▸ **Task prompt**
Lines holding the string "shown": copy each one from the listing below.
========
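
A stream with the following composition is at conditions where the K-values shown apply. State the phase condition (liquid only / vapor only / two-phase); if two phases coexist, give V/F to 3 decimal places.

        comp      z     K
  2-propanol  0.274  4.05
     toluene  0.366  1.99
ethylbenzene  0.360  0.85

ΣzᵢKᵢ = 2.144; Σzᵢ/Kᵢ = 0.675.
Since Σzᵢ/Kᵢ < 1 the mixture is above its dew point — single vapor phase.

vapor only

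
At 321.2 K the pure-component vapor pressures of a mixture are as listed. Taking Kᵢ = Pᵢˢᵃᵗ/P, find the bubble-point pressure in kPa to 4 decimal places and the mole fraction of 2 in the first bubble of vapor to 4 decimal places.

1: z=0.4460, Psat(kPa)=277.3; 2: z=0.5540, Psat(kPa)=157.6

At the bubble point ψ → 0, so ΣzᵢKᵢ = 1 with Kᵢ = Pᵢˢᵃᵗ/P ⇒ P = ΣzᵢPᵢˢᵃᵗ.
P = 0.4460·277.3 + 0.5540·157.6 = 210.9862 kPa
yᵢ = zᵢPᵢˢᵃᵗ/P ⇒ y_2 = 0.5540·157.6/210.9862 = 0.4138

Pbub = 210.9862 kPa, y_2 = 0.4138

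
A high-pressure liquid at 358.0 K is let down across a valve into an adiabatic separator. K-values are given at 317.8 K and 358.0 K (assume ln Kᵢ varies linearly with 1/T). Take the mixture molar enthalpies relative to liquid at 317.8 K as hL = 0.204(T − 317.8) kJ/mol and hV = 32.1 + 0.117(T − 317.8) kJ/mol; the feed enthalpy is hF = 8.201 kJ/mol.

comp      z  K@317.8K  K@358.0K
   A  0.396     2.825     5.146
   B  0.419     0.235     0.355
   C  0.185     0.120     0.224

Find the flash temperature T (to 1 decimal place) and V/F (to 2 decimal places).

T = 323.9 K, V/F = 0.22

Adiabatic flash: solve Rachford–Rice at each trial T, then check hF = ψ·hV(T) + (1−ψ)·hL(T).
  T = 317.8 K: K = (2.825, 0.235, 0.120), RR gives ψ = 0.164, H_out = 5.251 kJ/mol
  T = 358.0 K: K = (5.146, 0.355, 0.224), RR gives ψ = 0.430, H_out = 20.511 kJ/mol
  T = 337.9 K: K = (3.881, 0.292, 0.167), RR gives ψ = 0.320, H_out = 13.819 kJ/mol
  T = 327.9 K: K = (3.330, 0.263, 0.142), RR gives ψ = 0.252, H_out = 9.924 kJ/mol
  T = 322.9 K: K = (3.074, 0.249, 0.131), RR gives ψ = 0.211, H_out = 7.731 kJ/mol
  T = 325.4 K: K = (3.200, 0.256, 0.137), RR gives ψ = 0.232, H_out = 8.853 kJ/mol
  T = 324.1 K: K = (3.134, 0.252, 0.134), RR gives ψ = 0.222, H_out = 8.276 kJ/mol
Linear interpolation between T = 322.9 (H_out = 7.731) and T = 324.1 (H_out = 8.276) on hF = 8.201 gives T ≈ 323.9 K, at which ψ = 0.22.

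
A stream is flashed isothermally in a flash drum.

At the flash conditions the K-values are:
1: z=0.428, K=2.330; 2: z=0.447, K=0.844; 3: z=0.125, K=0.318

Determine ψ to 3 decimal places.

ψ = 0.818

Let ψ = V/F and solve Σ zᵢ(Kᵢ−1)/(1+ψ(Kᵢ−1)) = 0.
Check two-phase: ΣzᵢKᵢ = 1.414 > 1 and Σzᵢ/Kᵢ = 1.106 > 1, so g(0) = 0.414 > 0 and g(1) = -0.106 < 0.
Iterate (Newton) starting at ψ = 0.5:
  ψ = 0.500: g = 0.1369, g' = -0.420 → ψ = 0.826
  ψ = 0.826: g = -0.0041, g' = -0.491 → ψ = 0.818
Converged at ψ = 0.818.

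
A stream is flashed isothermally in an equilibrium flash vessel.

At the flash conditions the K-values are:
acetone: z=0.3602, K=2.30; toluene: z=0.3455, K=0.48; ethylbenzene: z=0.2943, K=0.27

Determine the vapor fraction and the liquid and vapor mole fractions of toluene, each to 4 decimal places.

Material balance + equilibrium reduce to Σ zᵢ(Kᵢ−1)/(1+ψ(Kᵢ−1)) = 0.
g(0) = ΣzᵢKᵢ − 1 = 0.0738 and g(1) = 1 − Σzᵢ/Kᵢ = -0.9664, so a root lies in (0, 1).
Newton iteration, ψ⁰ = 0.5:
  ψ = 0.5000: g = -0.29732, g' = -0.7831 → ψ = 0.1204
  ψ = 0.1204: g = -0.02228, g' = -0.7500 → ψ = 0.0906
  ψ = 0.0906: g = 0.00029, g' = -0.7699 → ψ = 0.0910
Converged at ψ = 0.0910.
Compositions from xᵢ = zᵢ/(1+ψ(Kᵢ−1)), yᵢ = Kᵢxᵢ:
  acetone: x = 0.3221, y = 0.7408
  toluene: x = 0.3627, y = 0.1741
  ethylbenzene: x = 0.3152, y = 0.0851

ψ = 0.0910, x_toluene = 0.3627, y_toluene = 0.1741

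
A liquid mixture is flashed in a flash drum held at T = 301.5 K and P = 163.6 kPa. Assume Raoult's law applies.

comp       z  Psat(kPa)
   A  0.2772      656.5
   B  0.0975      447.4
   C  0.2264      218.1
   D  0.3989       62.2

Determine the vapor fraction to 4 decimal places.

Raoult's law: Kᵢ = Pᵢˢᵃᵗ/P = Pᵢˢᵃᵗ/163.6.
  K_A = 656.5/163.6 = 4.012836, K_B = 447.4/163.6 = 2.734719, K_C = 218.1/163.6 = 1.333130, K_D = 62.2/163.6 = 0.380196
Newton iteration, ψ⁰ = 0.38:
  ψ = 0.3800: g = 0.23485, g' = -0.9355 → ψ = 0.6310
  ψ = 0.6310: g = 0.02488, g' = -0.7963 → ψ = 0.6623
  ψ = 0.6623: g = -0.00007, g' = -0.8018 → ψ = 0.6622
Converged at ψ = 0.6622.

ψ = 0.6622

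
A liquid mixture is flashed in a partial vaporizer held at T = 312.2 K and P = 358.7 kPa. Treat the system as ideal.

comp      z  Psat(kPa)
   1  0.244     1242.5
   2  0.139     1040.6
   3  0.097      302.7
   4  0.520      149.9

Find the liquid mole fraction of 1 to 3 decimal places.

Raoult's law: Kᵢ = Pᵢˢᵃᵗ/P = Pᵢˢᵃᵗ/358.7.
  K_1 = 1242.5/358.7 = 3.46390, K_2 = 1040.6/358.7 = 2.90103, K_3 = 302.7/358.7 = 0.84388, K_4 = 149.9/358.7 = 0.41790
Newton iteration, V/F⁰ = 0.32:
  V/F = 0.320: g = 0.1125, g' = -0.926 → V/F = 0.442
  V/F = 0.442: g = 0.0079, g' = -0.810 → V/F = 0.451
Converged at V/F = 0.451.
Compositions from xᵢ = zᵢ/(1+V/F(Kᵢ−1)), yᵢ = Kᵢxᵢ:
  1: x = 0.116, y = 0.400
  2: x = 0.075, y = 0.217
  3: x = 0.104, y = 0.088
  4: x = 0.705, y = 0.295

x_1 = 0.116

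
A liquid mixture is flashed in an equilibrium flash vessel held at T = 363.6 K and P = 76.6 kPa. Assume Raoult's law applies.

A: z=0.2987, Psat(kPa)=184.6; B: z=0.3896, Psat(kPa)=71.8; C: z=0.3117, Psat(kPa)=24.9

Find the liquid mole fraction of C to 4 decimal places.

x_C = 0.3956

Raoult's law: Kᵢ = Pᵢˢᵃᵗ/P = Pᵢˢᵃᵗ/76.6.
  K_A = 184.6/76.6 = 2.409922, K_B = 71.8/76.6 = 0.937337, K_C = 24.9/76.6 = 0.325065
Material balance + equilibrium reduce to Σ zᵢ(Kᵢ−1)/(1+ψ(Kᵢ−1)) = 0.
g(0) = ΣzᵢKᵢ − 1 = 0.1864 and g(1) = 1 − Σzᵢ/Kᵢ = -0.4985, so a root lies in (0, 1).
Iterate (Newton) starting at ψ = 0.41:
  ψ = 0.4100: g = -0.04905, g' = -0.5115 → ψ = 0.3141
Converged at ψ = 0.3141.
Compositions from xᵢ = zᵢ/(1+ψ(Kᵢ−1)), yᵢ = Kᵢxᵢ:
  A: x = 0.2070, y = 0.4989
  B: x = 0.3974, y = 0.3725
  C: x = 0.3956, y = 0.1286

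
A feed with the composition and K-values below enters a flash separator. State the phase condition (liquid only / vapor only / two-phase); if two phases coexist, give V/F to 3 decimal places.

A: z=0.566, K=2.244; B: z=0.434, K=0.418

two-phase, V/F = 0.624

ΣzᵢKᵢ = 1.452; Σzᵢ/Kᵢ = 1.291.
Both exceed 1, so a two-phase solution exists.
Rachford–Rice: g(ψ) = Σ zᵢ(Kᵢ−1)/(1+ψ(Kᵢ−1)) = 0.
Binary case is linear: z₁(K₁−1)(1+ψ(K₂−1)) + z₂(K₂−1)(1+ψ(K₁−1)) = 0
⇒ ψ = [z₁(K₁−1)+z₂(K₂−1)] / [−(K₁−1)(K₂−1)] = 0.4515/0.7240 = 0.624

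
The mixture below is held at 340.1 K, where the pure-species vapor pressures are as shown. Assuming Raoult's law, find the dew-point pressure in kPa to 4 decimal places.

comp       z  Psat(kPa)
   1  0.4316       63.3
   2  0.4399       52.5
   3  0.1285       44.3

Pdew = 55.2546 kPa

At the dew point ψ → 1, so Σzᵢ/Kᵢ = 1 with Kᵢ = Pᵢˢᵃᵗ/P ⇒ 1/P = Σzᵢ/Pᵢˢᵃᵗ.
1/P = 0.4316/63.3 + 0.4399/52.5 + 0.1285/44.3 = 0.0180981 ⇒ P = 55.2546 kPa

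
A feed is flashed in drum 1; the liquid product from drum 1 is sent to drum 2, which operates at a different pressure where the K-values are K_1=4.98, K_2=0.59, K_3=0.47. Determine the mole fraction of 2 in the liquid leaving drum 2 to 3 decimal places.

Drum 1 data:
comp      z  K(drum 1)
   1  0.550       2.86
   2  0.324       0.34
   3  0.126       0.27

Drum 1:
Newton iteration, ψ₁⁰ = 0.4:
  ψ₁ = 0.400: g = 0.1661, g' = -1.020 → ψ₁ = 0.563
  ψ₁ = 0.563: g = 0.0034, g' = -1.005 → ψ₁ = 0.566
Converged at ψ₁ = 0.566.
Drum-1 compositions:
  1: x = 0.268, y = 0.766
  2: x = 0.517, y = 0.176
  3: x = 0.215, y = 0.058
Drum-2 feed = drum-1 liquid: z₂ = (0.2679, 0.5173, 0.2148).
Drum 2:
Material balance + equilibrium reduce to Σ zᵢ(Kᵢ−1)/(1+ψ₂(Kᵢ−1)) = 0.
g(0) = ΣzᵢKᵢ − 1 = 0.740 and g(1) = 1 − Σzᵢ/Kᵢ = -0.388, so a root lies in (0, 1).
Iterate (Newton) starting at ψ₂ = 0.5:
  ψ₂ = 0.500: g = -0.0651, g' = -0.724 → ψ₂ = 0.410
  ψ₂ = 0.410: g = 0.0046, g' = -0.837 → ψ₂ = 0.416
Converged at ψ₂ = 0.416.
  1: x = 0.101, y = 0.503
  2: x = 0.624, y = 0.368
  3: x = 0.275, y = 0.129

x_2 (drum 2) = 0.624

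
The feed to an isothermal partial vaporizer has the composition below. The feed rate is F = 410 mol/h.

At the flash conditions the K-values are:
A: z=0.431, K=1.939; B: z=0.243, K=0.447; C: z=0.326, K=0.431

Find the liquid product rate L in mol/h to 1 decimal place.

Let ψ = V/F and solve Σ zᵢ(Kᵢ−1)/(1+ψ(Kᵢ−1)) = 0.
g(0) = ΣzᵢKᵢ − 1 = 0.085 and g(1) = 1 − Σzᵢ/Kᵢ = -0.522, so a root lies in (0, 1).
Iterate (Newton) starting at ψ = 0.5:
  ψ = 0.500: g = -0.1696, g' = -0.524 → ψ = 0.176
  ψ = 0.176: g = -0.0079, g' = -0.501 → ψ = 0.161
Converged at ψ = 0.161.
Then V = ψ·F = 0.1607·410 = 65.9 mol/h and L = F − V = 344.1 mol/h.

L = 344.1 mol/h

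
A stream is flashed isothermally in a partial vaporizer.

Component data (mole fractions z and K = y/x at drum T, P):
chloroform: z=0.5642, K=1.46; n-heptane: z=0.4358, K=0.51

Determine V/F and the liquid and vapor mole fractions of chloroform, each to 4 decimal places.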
========
▸ **Solution**
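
A stream with the following composition is at conditions where the K-values shown apply. State the phase condition (liquid only / vapor only / two-phase); if two phases coexist, give V/F to 3 decimal places.
The mixture below is held at 340.1 K, where the pure-species vapor pressures are as shown. Assuming Raoult's law, find the dew-point pressure in kPa to 4 decimal places.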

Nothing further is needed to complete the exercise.